> _What is being asked_
Search each line below for the word "toward" and list those that contain it.

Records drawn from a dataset

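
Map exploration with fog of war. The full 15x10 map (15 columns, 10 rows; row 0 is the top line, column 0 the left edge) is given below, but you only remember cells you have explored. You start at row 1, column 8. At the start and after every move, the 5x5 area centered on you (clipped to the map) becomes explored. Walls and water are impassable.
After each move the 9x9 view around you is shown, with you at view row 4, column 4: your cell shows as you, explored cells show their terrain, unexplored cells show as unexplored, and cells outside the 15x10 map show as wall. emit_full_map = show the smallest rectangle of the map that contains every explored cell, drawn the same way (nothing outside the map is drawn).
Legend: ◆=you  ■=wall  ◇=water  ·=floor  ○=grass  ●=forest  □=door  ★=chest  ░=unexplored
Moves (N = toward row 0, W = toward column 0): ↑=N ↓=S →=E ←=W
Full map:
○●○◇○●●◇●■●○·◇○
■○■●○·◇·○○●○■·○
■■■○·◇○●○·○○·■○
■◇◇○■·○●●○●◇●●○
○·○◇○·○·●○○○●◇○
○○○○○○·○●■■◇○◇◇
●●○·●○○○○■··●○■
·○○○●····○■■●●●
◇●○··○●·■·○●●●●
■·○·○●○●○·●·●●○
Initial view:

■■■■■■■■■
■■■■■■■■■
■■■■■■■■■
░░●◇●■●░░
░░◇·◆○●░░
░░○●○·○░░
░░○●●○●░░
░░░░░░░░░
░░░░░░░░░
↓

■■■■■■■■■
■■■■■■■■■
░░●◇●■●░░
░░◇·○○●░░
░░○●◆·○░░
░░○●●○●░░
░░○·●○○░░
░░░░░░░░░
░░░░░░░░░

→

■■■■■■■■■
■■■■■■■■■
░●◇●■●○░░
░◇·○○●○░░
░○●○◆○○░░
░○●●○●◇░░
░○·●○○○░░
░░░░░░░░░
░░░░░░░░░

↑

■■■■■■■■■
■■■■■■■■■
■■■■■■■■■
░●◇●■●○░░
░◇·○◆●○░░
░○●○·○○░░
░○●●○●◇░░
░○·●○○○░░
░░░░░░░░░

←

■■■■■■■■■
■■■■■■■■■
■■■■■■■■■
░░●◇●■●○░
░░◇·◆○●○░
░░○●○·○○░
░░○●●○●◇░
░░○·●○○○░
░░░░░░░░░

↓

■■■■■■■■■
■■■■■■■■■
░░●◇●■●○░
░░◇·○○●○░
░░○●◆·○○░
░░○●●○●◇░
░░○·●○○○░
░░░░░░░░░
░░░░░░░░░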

--

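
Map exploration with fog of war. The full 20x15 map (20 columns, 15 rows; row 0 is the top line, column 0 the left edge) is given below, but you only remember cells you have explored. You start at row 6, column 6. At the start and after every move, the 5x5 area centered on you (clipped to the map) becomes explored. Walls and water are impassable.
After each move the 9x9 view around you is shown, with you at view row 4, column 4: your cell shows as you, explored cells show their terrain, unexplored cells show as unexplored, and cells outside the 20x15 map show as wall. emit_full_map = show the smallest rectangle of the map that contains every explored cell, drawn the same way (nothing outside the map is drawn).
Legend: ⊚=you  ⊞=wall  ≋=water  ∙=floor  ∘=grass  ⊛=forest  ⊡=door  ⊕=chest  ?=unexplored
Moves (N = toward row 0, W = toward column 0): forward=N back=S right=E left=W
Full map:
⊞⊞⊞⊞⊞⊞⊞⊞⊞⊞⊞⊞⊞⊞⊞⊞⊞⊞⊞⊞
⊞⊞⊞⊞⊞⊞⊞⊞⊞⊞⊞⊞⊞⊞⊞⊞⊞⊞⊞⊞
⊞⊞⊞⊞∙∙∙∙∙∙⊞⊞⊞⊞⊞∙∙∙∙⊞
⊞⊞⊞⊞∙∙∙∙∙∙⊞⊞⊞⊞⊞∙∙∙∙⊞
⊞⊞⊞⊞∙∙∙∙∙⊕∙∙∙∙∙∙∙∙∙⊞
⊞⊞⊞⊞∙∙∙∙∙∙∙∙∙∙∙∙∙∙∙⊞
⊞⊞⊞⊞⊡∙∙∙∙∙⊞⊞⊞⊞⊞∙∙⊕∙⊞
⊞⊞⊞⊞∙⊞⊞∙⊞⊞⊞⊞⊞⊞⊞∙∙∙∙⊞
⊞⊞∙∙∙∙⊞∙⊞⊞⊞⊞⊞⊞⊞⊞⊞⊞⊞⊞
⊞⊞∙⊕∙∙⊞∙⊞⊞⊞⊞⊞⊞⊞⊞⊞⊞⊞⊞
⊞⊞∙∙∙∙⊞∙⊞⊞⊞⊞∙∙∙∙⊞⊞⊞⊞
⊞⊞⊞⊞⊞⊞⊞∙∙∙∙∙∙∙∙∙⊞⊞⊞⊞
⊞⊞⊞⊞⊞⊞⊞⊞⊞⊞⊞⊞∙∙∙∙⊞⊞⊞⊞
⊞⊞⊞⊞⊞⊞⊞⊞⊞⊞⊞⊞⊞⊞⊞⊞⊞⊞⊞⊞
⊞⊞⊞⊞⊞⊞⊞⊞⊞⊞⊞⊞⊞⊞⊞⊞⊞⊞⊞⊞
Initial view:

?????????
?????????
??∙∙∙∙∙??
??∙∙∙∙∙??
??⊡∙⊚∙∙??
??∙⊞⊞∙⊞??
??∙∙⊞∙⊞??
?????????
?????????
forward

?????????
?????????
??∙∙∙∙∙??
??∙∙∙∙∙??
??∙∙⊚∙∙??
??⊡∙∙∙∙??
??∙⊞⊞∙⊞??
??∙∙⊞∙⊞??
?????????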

> _Solution for this problem_
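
Moves (N = toward row 0, W = toward column 0): ↑=N ↓=S →=E ←=W
Moves (N = toward row 0, W = toward column 0): forward=N back=S right=E left=W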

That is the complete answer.